PROBLEM DETAILS
Beneath this task are records; print exactly the stretch of them from the line with "d:Str => (e (b d)))" through the line with "(\b:R. b)) (\a:Q. a))", both ends included.

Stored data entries

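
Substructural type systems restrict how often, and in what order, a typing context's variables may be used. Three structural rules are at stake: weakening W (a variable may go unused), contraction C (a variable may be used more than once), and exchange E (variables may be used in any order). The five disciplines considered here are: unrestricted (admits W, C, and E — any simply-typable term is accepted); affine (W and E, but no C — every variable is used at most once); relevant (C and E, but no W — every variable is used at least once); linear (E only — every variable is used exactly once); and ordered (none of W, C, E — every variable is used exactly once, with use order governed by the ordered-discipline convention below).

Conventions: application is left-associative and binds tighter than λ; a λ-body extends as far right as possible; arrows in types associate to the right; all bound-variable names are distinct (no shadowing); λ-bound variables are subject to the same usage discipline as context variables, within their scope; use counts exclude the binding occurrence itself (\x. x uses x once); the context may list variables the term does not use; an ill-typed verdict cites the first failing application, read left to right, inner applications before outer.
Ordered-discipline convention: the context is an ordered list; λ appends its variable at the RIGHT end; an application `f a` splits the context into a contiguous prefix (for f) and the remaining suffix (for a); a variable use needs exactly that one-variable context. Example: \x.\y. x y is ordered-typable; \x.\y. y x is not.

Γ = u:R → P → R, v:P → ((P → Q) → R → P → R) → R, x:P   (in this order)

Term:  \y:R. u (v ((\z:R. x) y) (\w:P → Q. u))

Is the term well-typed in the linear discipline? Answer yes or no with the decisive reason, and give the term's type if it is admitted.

no — u ×2 used more than once (contraction); z, w never used (weakening)
variable uses: u: 2; v: 1; x: 1; y (λ-bound): 1; z (λ-bound): 0; w (λ-bound): 0
left-to-right use order: u, v, x, y, u
typing: well-typed at R → P → R
per-discipline verdicts: ordered ✗ | linear ✗ | affine ✗ | relevant ✗ | unrestricted ✓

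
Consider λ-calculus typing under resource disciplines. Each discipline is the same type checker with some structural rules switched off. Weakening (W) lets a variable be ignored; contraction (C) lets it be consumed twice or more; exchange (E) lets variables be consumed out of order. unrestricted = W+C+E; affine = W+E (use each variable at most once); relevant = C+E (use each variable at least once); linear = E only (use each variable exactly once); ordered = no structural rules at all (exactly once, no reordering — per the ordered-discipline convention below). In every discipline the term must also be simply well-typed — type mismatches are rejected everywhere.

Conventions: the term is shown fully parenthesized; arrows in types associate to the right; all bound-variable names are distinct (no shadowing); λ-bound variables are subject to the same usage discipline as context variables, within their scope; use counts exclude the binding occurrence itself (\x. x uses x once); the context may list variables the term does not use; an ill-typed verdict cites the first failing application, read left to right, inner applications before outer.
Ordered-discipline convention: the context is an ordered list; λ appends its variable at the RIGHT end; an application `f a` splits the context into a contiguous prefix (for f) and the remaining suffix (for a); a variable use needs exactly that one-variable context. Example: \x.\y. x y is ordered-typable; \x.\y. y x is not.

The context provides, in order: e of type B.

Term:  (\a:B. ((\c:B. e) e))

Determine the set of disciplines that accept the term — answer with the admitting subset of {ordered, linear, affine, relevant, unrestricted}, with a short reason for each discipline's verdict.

admitting disciplines: unrestricted
counts: e: 2, a (bound): 0, c (bound): 0
left-to-right use order: e, e
typing: well-typed at B → B
ordered: ✗ — uses contraction: e ×2; needs weakening: a, c unused
linear: ✗ — uses contraction: e ×2; needs weakening: a, c unused
affine: ✗ — uses contraction: e ×2
relevant: ✗ — needs weakening: a, c unused
unrestricted: ✓ — simply typable at B → B; W, C, E all held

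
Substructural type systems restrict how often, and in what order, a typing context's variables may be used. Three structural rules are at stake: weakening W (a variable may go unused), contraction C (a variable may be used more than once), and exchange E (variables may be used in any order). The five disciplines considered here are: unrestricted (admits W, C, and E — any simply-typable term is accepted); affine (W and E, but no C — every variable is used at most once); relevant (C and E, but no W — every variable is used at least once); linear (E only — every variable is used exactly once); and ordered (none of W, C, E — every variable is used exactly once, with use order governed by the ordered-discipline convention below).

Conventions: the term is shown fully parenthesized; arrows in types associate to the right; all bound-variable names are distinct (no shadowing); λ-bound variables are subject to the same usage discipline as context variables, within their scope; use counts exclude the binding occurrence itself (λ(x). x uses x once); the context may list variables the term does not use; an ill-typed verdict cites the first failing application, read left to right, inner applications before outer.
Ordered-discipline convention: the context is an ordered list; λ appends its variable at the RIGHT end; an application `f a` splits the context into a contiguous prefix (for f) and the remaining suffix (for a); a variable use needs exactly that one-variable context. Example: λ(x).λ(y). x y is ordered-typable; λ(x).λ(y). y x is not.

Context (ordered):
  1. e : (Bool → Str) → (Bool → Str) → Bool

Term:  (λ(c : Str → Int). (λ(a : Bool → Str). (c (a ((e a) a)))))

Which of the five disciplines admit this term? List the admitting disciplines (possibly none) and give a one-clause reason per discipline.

admitted by: relevant, unrestricted
usage: e ×1, c [bound] ×1, a [bound] ×3
uses in reading order: c, a, e, a, a
typing: well-typed at (Str → Int) → (Bool → Str) → Int
ordered ✗ (needs contraction — a ×3)
linear ✗ (needs contraction — a ×3)
affine ✗ (needs contraction — a ×3)
relevant ✓ (at least one use each (e, c, a))
unrestricted ✓ (simply typable at (Str → Int) → (Bool → Str) → Int; W, C, E all held)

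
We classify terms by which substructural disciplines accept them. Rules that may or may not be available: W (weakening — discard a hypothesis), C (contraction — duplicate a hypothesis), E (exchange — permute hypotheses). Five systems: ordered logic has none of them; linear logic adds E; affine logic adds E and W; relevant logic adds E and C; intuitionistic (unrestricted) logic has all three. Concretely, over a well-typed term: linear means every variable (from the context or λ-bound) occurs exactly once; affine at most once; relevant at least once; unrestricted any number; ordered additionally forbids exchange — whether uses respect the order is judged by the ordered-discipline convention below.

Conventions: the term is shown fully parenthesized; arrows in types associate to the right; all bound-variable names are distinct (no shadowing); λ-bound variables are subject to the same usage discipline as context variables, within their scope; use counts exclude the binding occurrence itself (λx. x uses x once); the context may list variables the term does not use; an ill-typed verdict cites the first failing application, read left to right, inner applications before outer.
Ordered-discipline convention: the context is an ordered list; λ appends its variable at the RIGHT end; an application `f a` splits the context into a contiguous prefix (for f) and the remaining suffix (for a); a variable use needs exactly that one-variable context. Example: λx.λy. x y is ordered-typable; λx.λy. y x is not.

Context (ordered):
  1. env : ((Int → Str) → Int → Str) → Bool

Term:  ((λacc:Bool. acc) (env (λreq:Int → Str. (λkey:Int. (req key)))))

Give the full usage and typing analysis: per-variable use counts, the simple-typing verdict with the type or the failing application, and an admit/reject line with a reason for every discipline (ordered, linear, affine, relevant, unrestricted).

use counts: env: 1, acc (bound): 1, req (bound): 1, key (bound): 1
order of uses: acc, env, req, key
typing: well-typed — term : Bool
ordered ✓ (single-use (env, acc, req, key), ordered derivation ok)
linear ✓ (each of env, acc, req, key used exactly once)
affine ✓ (no duplicate uses among env, acc, req, key)
relevant ✓ (every one of env, acc, req, key appears)
unrestricted ✓ (typability at Bool is all that's needed)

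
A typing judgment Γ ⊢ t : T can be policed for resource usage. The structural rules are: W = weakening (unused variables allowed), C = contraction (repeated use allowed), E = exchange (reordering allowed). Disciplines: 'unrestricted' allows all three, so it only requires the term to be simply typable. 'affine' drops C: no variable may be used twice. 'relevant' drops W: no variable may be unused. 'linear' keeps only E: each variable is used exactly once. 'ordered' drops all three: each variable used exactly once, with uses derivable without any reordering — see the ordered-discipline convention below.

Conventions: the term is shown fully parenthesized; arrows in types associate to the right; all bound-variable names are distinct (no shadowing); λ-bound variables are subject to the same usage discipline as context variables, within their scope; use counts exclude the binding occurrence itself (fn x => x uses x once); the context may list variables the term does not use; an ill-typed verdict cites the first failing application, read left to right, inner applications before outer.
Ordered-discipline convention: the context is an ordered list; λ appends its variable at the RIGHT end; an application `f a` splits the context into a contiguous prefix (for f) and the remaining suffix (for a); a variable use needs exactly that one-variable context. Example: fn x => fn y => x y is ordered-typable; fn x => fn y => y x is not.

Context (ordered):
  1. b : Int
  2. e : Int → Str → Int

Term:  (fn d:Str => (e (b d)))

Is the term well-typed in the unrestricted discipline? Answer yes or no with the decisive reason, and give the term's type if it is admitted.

no — fails simple typing
usage: b ×1, e ×1, d (bound) ×1
use order (left to right): e, b, d
typing: ill-typed: applying a non-function (Int)
all disciplines: ordered ✗, linear ✗, affine ✗, relevant ✗, unrestricted ✗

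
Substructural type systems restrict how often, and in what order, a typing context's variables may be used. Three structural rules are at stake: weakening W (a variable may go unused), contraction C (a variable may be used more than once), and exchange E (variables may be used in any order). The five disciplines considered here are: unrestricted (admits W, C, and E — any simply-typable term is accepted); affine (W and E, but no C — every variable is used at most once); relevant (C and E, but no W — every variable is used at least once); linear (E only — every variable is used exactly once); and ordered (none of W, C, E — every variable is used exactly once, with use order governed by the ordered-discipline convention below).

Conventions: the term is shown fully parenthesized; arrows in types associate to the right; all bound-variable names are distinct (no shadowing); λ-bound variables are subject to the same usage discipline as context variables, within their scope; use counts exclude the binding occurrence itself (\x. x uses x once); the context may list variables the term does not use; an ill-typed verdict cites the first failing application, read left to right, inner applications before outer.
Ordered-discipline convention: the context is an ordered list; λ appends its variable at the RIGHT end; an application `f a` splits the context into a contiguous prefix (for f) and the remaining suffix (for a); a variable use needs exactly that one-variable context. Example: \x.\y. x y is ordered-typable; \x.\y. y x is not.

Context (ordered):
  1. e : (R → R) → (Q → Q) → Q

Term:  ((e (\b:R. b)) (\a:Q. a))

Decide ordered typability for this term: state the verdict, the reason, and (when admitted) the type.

yes — e, b, a once each; derivable with no W/C/E; term : Q
counts: e=1; b [bound]=1; a [bound]=1
order of uses: e, b, a
typing: ✓ — Q
across the five disciplines: ordered ✓; linear ✓; affine ✓; relevant ✓; unrestricted ✓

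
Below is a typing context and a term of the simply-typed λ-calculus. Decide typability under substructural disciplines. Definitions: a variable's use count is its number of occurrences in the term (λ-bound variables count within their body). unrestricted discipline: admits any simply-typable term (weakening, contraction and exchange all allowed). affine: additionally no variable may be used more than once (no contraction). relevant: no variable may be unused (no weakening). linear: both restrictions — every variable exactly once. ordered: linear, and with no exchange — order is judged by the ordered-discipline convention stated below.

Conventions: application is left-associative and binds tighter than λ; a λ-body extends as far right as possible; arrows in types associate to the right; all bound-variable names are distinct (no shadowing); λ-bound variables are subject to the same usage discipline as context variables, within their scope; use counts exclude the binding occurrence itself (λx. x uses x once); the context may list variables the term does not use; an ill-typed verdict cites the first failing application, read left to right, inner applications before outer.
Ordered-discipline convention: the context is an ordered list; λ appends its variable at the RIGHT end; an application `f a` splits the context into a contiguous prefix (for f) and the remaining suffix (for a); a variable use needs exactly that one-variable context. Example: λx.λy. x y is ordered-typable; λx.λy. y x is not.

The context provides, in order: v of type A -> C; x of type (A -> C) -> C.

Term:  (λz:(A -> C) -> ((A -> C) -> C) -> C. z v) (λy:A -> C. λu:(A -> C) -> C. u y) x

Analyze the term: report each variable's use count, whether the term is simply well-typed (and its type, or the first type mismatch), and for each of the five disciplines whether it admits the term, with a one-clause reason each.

variable uses: v: 1×, x: 1×, z (λ-bound): 1×, y (λ-bound): 1×, u (λ-bound): 1×
use order (left to right): z, v, u, y, x
typing: well-typed at C
ordered ✗ (use order z, v, u, y, x needs exchange)
linear ✓ (exactly-once usage across v, x, z, y, u)
affine ✓ (no duplicate uses among v, x, z, y, u)
relevant ✓ (at least one use each (v, x, z, y, u))
unrestricted ✓ (typability at C is all that's needed)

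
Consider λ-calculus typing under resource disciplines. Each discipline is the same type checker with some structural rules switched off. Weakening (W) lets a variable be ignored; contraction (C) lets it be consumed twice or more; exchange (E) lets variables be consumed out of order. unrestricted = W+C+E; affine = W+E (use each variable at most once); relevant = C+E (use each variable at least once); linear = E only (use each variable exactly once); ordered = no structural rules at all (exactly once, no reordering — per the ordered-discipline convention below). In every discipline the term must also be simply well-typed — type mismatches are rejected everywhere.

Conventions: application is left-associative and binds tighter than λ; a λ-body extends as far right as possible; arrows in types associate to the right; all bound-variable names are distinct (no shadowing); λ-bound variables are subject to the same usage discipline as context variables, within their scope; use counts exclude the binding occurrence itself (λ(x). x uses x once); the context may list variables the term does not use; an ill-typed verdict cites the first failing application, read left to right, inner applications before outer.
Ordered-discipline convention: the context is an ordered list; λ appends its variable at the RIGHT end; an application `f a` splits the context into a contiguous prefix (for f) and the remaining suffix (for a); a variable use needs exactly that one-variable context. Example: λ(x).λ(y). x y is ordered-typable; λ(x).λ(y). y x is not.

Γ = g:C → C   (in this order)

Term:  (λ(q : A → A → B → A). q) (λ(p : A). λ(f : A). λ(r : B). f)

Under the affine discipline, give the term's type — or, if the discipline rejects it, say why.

term : A → A → B → A
variable uses: g: 0×, q (bound): 1×, p (bound): 0×, f (bound): 1×, r (bound): 0×
order of uses: q, f
typing: well-typed — term : A → A → B → A
across the five disciplines: ordered ✗, linear ✗, affine ✓, relevant ✗, unrestricted ✓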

RESPONSE BOX
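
Term:  (fn d:Str => (e (b d)))

Is the term well-typed in the unrestricted discipline? Answer yes or no with the decisive reason, and give the term's type if it is admitted.

no — fails simple typing
usage: b ×1, e ×1, d (bound) ×1
use order (left to right): e, b, d
typing: ill-typed: applying a non-function (Int)
all disciplines: ordered ✗, linear ✗, affine ✗, relevant ✗, unrestricted ✗

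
Substructural type systems restrict how often, and in what order, a typing context's variables may be used. Three structural rules are at stake: weakening W (a variable may go unused), contraction C (a variable may be used more than once), and exchange E (variables may be used in any order). The five disciplines considered here are: unrestricted (admits W, C, and E — any simply-typable term is accepted); affine (W and E, but no C — every variable is used at most once); relevant (C and E, but no W — every variable is used at least once); linear (E only — every variable is used exactly once); and ordered (none of W, C, E — every variable is used exactly once, with use order governed by the ordered-discipline convention below).

Conventions: the term is shown fully parenthesized; arrows in types associate to the right; all bound-variable names are distinct (no shadowing); λ-bound variables are subject to the same usage discipline as context variables, within their scope; use counts exclude the binding occurrence itself (\x. x uses x once); the context may list variables the term does not use; an ill-typed verdict cites the first failing application, read left to right, inner applications before outer.
Ordered-discipline convention: the context is an ordered list; λ appends its variable at the RIGHT end; an application `f a` splits the context into a contiguous prefix (for f) and the remaining suffix (for a); a variable use needs exactly that one-variable context. Example: \x.\y. x y is ordered-typable; \x.\y. y x is not.

Context (ordered):
  1. e : (R → R) → (Q → Q) → Q

Term:  ((e (\b:R. b)) (\a:Q. a))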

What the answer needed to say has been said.